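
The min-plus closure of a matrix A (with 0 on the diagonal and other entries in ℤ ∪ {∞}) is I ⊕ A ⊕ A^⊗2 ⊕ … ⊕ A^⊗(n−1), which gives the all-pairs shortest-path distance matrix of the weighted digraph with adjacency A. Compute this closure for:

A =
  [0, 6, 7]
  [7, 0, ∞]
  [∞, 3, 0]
Closure =
  [0, 6, 7]
  [7, 0, 14]
  [10, 3, 0]

This is the Floyd-Warshall all-pairs shortest-path computation. For each intermediate vertex k = 0, 1, …, 2, update dist[i][j] ← min(dist[i][j], dist[i][k] + dist[k][j]). The final matrix gives, for each (i, j), the minimum total weight of any directed path from i to j (possibly empty when i = j).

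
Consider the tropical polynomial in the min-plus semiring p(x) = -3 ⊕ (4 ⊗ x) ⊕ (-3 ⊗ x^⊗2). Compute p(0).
p(0) = -3

A tropical monomial a ⊗ x^⊗i evaluates to a + i · x. Evaluating each term at x = 0:
  Term 0 contributes -3 + 0 · 0 = -3
  Term 1 contributes 4 + 1 · 0 = 4
  Term 2 contributes -3 + 2 · 0 = -3
p(0) = ⊕ of these = min[-3, 4, -3] = -3.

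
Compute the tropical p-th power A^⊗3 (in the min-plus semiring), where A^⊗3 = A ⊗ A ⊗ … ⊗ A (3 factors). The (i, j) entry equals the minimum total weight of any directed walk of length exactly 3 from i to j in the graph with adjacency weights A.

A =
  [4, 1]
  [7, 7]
A^⊗3 =
  [12, 9]
  [15, 12]

Each entry (A^⊗3)_ij equals the minimum over all length-3 walks i = v_0 → v_1 → … → v_3 = j of Σ_t A[v_t][v_{t+1}]. For example, for (i, j) = (0, 1) we minimise over 4 possible intermediate vertex sequences; the minimum is 9, attained along the walk 0 → 0 → 0 → 1.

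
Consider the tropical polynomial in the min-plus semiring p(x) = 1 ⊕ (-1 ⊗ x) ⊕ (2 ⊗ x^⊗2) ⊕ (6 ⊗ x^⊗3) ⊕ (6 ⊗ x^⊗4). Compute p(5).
p(5) = 1

A tropical monomial a ⊗ x^⊗i evaluates to a + i · x. Evaluating each term at x = 5:
  Term 0 contributes 1 + 0 · 5 = 1
  Term 1 contributes -1 + 1 · 5 = 4
  Term 2 contributes 2 + 2 · 5 = 12
  Term 3 contributes 6 + 3 · 5 = 21
  Term 4 contributes 6 + 4 · 5 = 26
p(5) = ⊕ of these = min[1, 4, 12, 21, 26] = 1.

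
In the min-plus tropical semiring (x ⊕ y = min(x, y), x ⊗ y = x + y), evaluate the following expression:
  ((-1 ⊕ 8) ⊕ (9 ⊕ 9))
((-1 ⊕ 8) ⊕ (9 ⊕ 9)) = -1

Expand innermost to outermost. Recall ⊕ takes the minimum of its arguments and ⊗ takes their sum. Working out the expression ((-1 ⊕ 8) ⊕ (9 ⊕ 9)) gives -1.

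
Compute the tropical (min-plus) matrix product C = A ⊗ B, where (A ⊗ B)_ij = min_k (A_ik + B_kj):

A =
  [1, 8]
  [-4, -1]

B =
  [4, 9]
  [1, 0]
A ⊗ B =
  [5, 8]
  [0, -1]

Apply the min-plus product entry-by-entry:
  C[0][0] = min over k of (A[0][0] + B[0][0] = 1 + 4 = 5, A[0][1] + B[1][0] = 8 + 1 = 9) = 5 (attained at k = 0)
  C[0][1] = min over k of (A[0][0] + B[0][1] = 1 + 9 = 10, A[0][1] + B[1][1] = 8 + 0 = 8) = 8 (attained at k = 1)
  C[1][0] = min over k of (A[1][0] + B[0][0] = -4 + 4 = 0, A[1][1] + B[1][0] = -1 + 1 = 0) = 0 (attained at k = 0)
  C[1][1] = min over k of (A[1][0] + B[0][1] = -4 + 9 = 5, A[1][1] + B[1][1] = -1 + 0 = -1) = -1 (attained at k = 1)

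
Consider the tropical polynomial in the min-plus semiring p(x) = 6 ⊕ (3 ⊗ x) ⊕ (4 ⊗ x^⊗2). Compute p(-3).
p(-3) = -2

A tropical monomial a ⊗ x^⊗i evaluates to a + i · x. Evaluating each term at x = -3:
  Term 0 contributes 6 + 0 · -3 = 6
  Term 1 contributes 3 + 1 · -3 = 0
  Term 2 contributes 4 + 2 · -3 = -2
p(-3) = ⊕ of these = min[6, 0, -2] = -2.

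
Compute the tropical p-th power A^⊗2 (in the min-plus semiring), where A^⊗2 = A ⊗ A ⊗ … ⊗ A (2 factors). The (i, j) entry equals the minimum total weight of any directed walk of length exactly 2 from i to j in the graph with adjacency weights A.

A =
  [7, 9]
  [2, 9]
A^⊗2 =
  [11, 16]
  [9, 11]

Each entry (A^⊗2)_ij equals the minimum over all length-2 walks i = v_0 → v_1 → … → v_2 = j of Σ_t A[v_t][v_{t+1}]. For example, for (i, j) = (0, 1) we minimise over 2 possible intermediate vertex sequences; the minimum is 16, attained along the walk 0 → 0 → 1.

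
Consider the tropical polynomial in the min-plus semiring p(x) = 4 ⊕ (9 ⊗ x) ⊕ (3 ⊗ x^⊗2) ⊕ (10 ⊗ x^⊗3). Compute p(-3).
p(-3) = -3

A tropical monomial a ⊗ x^⊗i evaluates to a + i · x. Evaluating each term at x = -3:
  Term 0 contributes 4 + 0 · -3 = 4
  Term 1 contributes 9 + 1 · -3 = 6
  Term 2 contributes 3 + 2 · -3 = -3
  Term 3 contributes 10 + 3 · -3 = 1
p(-3) = ⊕ of these = min[4, 6, -3, 1] = -3.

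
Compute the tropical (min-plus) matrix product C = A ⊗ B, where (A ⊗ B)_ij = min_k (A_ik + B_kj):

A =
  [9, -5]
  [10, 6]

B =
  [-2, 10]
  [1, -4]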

* [WHAT YOU HAVE TO DO] Copy from the entries only those lines that hold the word "weights".

* [WRITTEN RESPONSE]
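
Compute the tropical p-th power A^⊗3 (in the min-plus semiring), where A^⊗3 = A ⊗ A ⊗ … ⊗ A (3 factors). The (i, j) entry equals the minimum total weight of any directed walk of length exactly 3 from i to j in the graph with adjacency weights A.
Compute the tropical p-th power A^⊗2 (in the min-plus semiring), where A^⊗2 = A ⊗ A ⊗ … ⊗ A (2 factors). The (i, j) entry equals the minimum total weight of any directed walk of length exactly 2 from i to j in the graph with adjacency weights A.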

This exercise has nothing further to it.